DATASET section start
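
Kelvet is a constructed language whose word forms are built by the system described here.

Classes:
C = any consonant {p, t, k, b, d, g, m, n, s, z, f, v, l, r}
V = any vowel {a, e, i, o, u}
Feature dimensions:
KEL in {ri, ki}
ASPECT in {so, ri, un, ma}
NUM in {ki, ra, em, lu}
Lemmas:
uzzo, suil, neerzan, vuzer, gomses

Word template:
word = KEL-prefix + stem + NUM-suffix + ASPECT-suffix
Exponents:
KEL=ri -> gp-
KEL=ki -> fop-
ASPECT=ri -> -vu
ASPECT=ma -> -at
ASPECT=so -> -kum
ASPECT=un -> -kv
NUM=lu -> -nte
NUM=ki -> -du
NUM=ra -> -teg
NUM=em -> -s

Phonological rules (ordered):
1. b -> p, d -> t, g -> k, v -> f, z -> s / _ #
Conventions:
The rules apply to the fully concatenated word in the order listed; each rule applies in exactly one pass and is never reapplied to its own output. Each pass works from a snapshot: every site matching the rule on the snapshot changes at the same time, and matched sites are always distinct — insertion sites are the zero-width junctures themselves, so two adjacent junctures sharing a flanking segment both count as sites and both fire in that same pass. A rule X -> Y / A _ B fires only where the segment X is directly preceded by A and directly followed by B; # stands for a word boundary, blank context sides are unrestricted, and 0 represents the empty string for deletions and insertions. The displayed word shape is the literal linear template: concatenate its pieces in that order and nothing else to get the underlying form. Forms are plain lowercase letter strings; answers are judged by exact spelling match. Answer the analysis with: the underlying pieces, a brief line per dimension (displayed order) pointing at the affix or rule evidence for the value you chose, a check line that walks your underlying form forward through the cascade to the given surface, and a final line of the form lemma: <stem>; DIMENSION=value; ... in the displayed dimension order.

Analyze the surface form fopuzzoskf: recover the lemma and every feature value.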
DATASET section end
PROMPT: Restate each entry above word for word.

FINISHED TASK:
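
Kelvet is a constructed language whose word forms are built by the system described here.

Classes:
C = any consonant {p, t, k, b, d, g, m, n, s, z, f, v, l, r}
V = any vowel {a, e, i, o, u}
Feature dimensions:
KEL in {ri, ki}
ASPECT in {so, ri, un, ma}
NUM in {ki, ra, em, lu}
Lemmas:
uzzo, suil, neerzan, vuzer, gomses

Word template:
word = KEL-prefix + stem + NUM-suffix + ASPECT-suffix
Exponents:
KEL=ri -> gp-
KEL=ki -> fop-
ASPECT=ri -> -vu
ASPECT=ma -> -at
ASPECT=so -> -kum
ASPECT=un -> -kv
NUM=lu -> -nte
NUM=ki -> -du
NUM=ra -> -teg
NUM=em -> -s

Phonological rules (ordered):
1. b -> p, d -> t, g -> k, v -> f, z -> s / _ #
Conventions:
The rules apply to the fully concatenated word in the order listed; each rule applies in exactly one pass and is never reapplied to its own output. Each pass works from a snapshot: every site matching the rule on the snapshot changes at the same time, and matched sites are always distinct — insertion sites are the zero-width junctures themselves, so two adjacent junctures sharing a flanking segment both count as sites and both fire in that same pass. A rule X -> Y / A _ B fires only where the segment X is directly preceded by A and directly followed by B; # stands for a word boundary, blank context sides are unrestricted, and 0 represents the empty string for deletions and insertions. The displayed word shape is the literal linear template: concatenate its pieces in that order and nothing else to get the underlying form. Forms are plain lowercase letter strings; answers are judged by exact spelling match. Answer the analysis with: the underlying pieces, a brief line per dimension (displayed order) pointing at the affix or rule evidence for the value you chose, a check line that walks your underlying form forward through the cascade to the given surface, and a final line of the form lemma: <stem>; DIMENSION=value; ... in the displayed dimension order.

Analyze the surface form fopuzzoskf: recover the lemma and every feature value.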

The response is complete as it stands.